_TASK DIRECTIONS:_
Copy every line that holds the string "after" from the data below.

--*--

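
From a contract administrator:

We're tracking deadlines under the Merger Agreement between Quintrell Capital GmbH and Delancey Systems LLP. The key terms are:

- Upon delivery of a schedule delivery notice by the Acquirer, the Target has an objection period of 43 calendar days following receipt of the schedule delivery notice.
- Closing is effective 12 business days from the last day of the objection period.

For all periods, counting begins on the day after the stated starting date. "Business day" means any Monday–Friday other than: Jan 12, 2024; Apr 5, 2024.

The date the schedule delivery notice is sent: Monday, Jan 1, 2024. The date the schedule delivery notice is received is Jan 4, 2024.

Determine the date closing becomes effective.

Adding 43 calendar days to Jan 4, 2024 gives Feb 16, 2024, which is the last day of the objection period.
The date closing becomes effective: counting 12 business days from Friday, Feb 16, 2024 (Feb 19, Feb 20, Feb 21, Feb 22, …, Mar 1, Mar 4, Mar 5, skipping weekends) reaches Tuesday, Mar 5, 2024.

Mar 5, 2024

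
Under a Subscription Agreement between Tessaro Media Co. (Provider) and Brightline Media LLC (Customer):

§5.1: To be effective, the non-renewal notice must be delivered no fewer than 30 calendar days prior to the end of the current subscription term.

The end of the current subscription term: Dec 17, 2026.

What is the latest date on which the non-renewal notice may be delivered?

Nov 17, 2026

Dec 17, 2026 minus 30 days is Nov 17, 2026.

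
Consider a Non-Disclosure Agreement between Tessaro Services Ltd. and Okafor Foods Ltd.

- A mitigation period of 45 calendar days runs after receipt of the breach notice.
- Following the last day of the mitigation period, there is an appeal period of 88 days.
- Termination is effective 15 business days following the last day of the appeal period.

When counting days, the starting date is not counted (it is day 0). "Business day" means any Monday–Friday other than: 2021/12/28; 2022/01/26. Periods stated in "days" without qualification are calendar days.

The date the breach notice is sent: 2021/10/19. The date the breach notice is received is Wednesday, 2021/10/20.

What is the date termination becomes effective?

2022/03/23

Adding 45 calendar days to 2021/10/20 gives 2021/12/04, which is the last day of the mitigation period.
The last day of the appeal period: 2021/12/04 + 88 days = 2022/03/02.
From Wednesday, 2022/03/02, 15 business days (Mar 3, Mar 4, Mar 7, Mar 8, …, Mar 21, Mar 22, Mar 23, skipping weekends) brings us to Wednesday, 2022/03/23, which is the date termination becomes effective.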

--*--

_RESPONSE TO THE EXERCISE:_
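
For all periods, counting begins on the day after the stated starting date. "Business day" means any Monday–Friday other than: Jan 12, 2024; Apr 5, 2024.
- A mitigation period of 45 calendar days runs after receipt of the breach notice.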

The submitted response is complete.